Stored dataset items:

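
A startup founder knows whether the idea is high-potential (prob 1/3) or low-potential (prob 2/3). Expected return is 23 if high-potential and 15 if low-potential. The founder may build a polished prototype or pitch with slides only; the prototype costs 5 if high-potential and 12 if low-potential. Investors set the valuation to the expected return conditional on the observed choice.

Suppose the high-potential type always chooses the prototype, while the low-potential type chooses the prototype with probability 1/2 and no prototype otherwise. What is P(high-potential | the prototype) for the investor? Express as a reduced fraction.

P(the prototype) = (1/3)·1 + (2/3)·(1/2) = 2/3.
By Bayes' rule, P(high-potential | the prototype) = (1/3) / (2/3) = 1/2.

1/2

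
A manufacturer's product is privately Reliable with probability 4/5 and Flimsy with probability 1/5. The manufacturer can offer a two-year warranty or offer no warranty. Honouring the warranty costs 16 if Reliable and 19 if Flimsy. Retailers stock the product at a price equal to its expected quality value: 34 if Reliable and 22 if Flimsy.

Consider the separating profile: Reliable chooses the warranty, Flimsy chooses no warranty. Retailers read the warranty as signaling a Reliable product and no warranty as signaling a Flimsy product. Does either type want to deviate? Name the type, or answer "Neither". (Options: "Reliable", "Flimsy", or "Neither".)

Reliable

The warranty pays 34; no warranty pays 22.
Reliable: assigned the warranty, nets 34 − 16 = 18; deviating to no warranty nets 22.
Flimsy: assigned no warranty, nets 22; deviating to the warranty nets 34 − 19 = 15.
The Reliable type gains 4 by deviating.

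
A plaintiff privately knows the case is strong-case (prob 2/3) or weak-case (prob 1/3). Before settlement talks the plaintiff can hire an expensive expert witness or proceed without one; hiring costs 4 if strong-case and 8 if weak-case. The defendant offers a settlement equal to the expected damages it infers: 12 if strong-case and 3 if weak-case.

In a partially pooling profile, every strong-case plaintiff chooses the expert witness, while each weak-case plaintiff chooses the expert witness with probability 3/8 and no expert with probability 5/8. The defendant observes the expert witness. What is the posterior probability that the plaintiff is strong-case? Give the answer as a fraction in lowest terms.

P(the expert witness) = (2/3)·1 + (1/3)·(3/8) = 19/24.
By Bayes' rule, P(strong-case | the expert witness) = (2/3) / (19/24) = 16/19.

16/19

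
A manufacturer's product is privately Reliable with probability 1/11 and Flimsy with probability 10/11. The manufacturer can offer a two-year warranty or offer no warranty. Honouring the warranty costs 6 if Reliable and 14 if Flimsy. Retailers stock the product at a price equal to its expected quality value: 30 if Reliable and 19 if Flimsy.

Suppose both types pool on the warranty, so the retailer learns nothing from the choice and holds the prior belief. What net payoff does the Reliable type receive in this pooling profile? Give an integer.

Pooled price = 1/11·30 + 10/11·19 = 20.
Reliable pays cost 6 for the warranty, so net payoff = 20 − 6 = 14.

14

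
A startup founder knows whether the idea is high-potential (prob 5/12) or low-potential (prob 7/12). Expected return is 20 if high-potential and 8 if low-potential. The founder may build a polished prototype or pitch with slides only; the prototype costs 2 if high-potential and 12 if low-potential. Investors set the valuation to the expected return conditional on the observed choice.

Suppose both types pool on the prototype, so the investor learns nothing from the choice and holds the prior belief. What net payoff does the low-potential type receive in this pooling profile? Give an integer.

Pooled valuation = 5/12·20 + 7/12·8 = 13.
low-potential pays cost 12 for the prototype, so net payoff = 13 − 12 = 1.

1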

PROBLEM TO SOLVE: Reply with one number, the count of lines in the data that contain "costs".

SOLUTION FOR THIS PROBLEM: 5